_What needs to be done_. Please repeat the lines below exactly. Begin with the line containing "SC (sequentially consistent: the" and go on through the line containing "P0.a=0 P0.b=0 P1.a=1".

##########

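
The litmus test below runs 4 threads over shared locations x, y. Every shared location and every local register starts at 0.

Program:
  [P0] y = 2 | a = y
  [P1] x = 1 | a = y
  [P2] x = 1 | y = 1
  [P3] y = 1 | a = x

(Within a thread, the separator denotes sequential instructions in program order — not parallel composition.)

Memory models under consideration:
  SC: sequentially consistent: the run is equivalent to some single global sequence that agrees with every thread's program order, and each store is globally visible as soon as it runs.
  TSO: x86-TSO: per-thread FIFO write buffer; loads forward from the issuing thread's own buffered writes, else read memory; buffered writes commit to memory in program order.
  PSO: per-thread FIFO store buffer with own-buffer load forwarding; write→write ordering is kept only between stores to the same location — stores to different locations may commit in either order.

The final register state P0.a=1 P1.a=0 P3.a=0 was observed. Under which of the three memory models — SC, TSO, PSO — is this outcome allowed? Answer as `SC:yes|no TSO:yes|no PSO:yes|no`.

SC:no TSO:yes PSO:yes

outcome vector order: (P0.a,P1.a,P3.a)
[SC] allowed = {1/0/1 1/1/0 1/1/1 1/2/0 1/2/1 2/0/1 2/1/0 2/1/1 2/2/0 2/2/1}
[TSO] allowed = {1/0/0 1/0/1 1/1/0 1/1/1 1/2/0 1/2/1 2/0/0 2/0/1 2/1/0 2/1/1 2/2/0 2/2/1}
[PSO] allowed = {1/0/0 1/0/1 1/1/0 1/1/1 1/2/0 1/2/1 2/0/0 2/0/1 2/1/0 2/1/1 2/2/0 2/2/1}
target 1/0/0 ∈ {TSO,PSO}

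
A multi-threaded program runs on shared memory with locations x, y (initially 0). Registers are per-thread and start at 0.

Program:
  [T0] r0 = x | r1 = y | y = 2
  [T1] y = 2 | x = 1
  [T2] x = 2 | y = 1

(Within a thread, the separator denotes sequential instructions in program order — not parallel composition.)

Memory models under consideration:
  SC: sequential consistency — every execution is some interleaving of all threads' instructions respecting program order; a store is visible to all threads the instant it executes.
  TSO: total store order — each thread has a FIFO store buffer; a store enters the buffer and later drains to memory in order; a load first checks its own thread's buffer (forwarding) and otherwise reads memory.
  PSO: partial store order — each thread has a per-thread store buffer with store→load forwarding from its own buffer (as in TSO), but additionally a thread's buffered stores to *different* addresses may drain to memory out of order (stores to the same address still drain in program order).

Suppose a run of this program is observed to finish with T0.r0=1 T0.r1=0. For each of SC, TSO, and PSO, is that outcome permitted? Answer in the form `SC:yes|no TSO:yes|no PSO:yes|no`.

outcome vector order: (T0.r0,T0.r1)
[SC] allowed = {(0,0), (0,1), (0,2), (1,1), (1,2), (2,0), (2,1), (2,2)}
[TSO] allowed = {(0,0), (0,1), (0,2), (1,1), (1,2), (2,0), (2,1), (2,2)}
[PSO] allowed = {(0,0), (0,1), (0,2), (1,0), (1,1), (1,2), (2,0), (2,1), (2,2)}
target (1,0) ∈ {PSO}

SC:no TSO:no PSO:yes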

##########

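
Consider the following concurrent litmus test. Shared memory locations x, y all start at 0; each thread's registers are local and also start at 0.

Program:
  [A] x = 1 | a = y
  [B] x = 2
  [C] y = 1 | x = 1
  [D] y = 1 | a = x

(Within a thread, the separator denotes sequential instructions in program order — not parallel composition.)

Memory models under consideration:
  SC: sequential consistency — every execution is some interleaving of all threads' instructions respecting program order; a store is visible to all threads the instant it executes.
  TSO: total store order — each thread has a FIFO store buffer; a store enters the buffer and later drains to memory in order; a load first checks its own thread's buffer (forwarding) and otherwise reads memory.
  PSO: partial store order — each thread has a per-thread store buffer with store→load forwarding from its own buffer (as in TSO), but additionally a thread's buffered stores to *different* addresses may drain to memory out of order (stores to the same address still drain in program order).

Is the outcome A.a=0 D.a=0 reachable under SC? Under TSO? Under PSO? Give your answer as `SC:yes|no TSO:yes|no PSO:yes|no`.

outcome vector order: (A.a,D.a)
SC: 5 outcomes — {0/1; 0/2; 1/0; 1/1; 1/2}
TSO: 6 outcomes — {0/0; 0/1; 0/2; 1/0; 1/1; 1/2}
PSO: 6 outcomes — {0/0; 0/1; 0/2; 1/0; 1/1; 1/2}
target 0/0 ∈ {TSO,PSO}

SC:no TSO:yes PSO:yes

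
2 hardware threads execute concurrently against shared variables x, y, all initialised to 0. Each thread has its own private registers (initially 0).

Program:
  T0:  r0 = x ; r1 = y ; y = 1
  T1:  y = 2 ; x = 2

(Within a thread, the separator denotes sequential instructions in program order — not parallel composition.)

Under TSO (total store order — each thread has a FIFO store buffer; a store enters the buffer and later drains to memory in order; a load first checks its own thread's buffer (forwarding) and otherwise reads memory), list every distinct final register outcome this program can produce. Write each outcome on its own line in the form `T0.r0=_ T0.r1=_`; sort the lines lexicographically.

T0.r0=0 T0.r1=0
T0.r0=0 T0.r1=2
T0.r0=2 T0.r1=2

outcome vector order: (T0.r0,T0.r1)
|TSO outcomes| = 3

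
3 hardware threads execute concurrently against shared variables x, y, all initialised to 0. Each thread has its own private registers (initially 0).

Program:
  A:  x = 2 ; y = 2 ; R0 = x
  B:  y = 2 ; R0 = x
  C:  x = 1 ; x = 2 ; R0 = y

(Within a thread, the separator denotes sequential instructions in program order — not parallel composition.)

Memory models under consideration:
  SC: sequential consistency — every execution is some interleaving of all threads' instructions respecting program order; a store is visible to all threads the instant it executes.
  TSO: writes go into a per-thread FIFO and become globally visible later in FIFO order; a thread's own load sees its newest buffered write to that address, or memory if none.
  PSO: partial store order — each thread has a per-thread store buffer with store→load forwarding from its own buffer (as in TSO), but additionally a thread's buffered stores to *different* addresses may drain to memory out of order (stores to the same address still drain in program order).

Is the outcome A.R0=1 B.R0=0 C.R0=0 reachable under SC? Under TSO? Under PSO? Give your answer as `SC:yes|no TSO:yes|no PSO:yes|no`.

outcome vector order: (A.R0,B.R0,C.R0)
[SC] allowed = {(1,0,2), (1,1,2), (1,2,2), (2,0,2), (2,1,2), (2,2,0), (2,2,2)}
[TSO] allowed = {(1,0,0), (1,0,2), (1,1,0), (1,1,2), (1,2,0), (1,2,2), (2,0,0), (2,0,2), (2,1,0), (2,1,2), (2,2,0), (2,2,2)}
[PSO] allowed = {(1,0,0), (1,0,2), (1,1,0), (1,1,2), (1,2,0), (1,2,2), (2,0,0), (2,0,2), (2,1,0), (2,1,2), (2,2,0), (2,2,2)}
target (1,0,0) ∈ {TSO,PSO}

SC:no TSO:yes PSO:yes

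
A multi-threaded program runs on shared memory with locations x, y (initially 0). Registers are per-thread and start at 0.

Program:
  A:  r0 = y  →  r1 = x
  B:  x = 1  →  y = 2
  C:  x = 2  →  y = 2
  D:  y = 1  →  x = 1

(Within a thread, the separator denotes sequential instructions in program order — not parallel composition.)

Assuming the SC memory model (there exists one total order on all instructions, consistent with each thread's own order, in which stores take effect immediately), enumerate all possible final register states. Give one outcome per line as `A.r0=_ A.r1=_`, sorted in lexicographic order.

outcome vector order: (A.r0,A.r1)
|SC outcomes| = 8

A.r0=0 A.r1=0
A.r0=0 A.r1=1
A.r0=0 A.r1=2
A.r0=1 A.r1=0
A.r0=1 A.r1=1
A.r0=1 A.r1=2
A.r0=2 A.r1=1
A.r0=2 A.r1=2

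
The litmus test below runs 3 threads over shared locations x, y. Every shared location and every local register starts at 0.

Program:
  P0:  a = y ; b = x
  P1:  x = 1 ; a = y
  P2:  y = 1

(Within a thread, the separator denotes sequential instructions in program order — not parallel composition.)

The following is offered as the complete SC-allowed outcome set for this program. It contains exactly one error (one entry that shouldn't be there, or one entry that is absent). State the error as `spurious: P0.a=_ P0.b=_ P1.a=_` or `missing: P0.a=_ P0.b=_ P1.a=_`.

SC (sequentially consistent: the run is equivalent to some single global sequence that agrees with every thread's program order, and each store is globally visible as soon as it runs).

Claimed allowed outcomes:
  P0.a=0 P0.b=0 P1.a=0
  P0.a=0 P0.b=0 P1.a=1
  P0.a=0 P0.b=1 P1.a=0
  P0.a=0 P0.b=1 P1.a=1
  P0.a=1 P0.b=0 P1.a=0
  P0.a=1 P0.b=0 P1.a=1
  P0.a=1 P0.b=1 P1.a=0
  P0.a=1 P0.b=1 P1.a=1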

##########

_Answer box_.
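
SC (sequentially consistent: the run is equivalent to some single global sequence that agrees with every thread's program order, and each store is globally visible as soon as it runs).

Claimed allowed outcomes:
  P0.a=0 P0.b=0 P1.a=0
  P0.a=0 P0.b=0 P1.a=1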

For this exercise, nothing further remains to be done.